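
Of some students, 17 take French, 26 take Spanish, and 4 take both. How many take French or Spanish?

|A union B| = |A| + |B| - |A intersect B| = 17 + 26 - 4.

Final answer: 39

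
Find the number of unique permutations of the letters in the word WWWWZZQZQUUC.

Letters (C:1, Q:2, U:2, W:4, Z:3). Total letters: 12.
Permutations = 12!/(4! x 3! x 2! x 2!).

Final answer: 831600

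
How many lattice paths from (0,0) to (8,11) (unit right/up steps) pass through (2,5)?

Paths (0,0)->(2,5): C(7,5) = 21.
Paths (2,5)->(8,11): C(12,6) = 924.
By multiplication principle: 21 x 924.

Final answer: 19404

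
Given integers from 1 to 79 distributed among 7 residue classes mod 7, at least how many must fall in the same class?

By pigeonhole with 79 objects and 7 categories: ceiling(79/7).

Final answer: 12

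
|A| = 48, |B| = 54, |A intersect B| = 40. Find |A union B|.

|A union B| = |A| + |B| - |A intersect B| = 48 + 54 - 40.

Final answer: 62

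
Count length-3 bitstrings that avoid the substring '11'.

A valid string ends in 0 (append to any length-(n-1) valid string) or in 01 (append to any length-(n-2) valid string), so a(n) = a(n-1) + a(n-2) with a(1)=2, a(2)=3.
Building up term by term: a(1)=2, a(2)=3, a(3)=5.

Final answer: 5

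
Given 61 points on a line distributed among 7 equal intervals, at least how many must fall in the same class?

By pigeonhole with 61 objects and 7 categories: ceiling(61/7).

Final answer: 9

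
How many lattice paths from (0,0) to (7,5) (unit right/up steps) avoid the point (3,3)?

Total paths to (7,5): C(12,5) = 792.
Paths through (3,3): C(6,3) x C(6,2) = 300.
Avoiding (3,3): 792 - 300.

Final answer: 492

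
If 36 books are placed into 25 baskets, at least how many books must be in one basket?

By the pigeonhole principle: ceiling(36/25).

Final answer: 2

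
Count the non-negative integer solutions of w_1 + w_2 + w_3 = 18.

Stars and bars with 18 stars and 2 bars:
C(18+3-1, 3-1) = C(20,2).

Final answer: C(20,2) = 190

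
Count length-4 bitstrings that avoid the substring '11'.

A valid string ends in 0 (append to any length-(n-1) valid string) or in 01 (append to any length-(n-2) valid string), so a(n) = a(n-1) + a(n-2) with a(1)=2, a(2)=3.
Iterating the recurrence: a(1)=2, a(2)=3, a(3)=5, a(4)=8.

Final answer: 8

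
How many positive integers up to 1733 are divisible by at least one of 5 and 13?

Multiples of 5: 346. Multiples of 13: 133. Of both (lcm=65): 26.
By inclusion-exclusion: 346 + 133 - 26.

Final answer: 453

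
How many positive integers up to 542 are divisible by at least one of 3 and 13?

Multiples of 3: 180. Multiples of 13: 41. Of both (lcm=39): 13.
By inclusion-exclusion: 180 + 41 - 13.

Final answer: 208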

####

* Task to carry out
Whatever lies between the line containing "If 36 books" and the final line above, both included, must be returned exactly.

* Completed task
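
If 36 books are placed into 25 baskets, at least how many books must be in one basket?

By the pigeonhole principle: ceiling(36/25).

Final answer: 2

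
Count the non-negative integer solutions of w_1 + w_2 + w_3 = 18.

Stars and bars with 18 stars and 2 bars:
C(18+3-1, 3-1) = C(20,2).

Final answer: C(20,2) = 190

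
Count length-4 bitstrings that avoid the substring '11'.

A valid string ends in 0 (append to any length-(n-1) valid string) or in 01 (append to any length-(n-2) valid string), so a(n) = a(n-1) + a(n-2) with a(1)=2, a(2)=3.
Iterating the recurrence: a(1)=2, a(2)=3, a(3)=5, a(4)=8.

Final answer: 8

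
How many positive integers up to 1733 are divisible by at least one of 5 and 13?

Multiples of 5: 346. Multiples of 13: 133. Of both (lcm=65): 26.
By inclusion-exclusion: 346 + 133 - 26.

Final answer: 453

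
How many positive integers up to 542 are divisible by at least one of 3 and 13?

Multiples of 3: 180. Multiples of 13: 41. Of both (lcm=39): 13.
By inclusion-exclusion: 180 + 41 - 13.

Final answer: 208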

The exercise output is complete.